▶ **Required work**
Would you retype every record below exactly as written?

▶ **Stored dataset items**
_____

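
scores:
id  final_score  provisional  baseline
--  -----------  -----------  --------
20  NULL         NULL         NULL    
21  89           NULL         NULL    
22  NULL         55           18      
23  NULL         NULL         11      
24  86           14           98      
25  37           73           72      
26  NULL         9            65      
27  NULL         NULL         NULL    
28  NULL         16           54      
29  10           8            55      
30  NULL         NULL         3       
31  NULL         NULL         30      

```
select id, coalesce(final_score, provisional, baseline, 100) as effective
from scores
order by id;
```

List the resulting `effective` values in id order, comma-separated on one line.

100, 89, 55, 11, 86, 37, 9, 100, 16, 10, 3, 30

id=20: final_score=NULL, provisional=NULL, baseline=NULL, → literal 100 → 100
id=21: final_score=89 → 89
id=22: final_score=NULL, provisional=55 → 55
id=23: final_score=NULL, provisional=NULL, baseline=11 → 11
id=24: final_score=86 → 86
id=25: final_score=37 → 37
id=26: final_score=NULL, provisional=9 → 9
id=27: final_score=NULL, provisional=NULL, baseline=NULL, → literal 100 → 100
id=28: final_score=NULL, provisional=16 → 16
id=29: final_score=10 → 10
id=30: final_score=NULL, provisional=NULL, baseline=3 → 3
id=31: final_score=NULL, provisional=NULL, baseline=30 → 30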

_____

▶ **Solution**
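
scores:
id  final_score  provisional  baseline
--  -----------  -----------  --------
20  NULL         NULL         NULL    
21  89           NULL         NULL    
22  NULL         55           18      
23  NULL         NULL         11      
24  86           14           98      
25  37           73           72      
26  NULL         9            65      
27  NULL         NULL         NULL    
28  NULL         16           54      
29  10           8            55      
30  NULL         NULL         3       
31  NULL         NULL         30      

```
select id, coalesce(final_score, provisional, baseline, 100) as effective
from scores
order by id;
```

List the resulting `effective` values in id order, comma-separated on one line.

100, 89, 55, 11, 86, 37, 9, 100, 16, 10, 3, 30

id=20: final_score=NULL, provisional=NULL, baseline=NULL, → literal 100 → 100
id=21: final_score=89 → 89
id=22: final_score=NULL, provisional=55 → 55
id=23: final_score=NULL, provisional=NULL, baseline=11 → 11
id=24: final_score=86 → 86
id=25: final_score=37 → 37
id=26: final_score=NULL, provisional=9 → 9
id=27: final_score=NULL, provisional=NULL, baseline=NULL, → literal 100 → 100
id=28: final_score=NULL, provisional=16 → 16
id=29: final_score=10 → 10
id=30: final_score=NULL, provisional=NULL, baseline=3 → 3
id=31: final_score=NULL, provisional=NULL, baseline=30 → 30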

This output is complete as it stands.